Your output should be the full listing, unchanged.
***
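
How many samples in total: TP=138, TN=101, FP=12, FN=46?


Total = TP + TN + FP + FN
= 138 + 101 + 12 + 46
= 297
(Predicted positive: 150, predicted negative: 147)

297


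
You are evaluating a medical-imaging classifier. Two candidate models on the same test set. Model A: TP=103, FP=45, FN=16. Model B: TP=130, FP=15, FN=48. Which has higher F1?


Model A: P=103/148=0.6959, R=103/119=0.8655, F1=2PR/(P+R)=2TP/(2TP+FP+FN)=206/267=0.7715
Model B: P=130/145=0.8966, R=130/178=0.7303, F1=2PR/(P+R)=2TP/(2TP+FP+FN)=260/323=0.805
0.7715 < 0.805 → Model B

Model B


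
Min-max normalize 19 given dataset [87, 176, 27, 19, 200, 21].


min=19, max=200
(19-19)/(200-19) = 0/181 = 0.0

0.0


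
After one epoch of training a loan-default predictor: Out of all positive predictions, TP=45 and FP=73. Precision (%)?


Precision = TP/(TP+FP)
= 45/(45+73)
= 45/118 = 38.14%

38.14%


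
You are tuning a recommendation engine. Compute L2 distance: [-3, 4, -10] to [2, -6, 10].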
***
ANSWER BELOW>
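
How many samples in total: TP=138, TN=101, FP=12, FN=46?


Total = TP + TN + FP + FN
= 138 + 101 + 12 + 46
= 297
(Predicted positive: 150, predicted negative: 147)

297


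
You are evaluating a medical-imaging classifier. Two candidate models on the same test set. Model A: TP=103, FP=45, FN=16. Model B: TP=130, FP=15, FN=48. Which has higher F1?


Model A: P=103/148=0.6959, R=103/119=0.8655, F1=2PR/(P+R)=2TP/(2TP+FP+FN)=206/267=0.7715
Model B: P=130/145=0.8966, R=130/178=0.7303, F1=2PR/(P+R)=2TP/(2TP+FP+FN)=260/323=0.805
0.7715 < 0.805 → Model B

Model B


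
Min-max normalize 19 given dataset [87, 176, 27, 19, 200, 21].


min=19, max=200
(19-19)/(200-19) = 0/181 = 0.0

0.0


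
After one epoch of training a loan-default predictor: Out of all positive predictions, TP=45 and FP=73. Precision (%)?


Precision = TP/(TP+FP)
= 45/(45+73)
= 45/118 = 38.14%

38.14%


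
You are tuning a recommendation engine. Compute L2 distance: [-3, 4, -10] to [2, -6, 10].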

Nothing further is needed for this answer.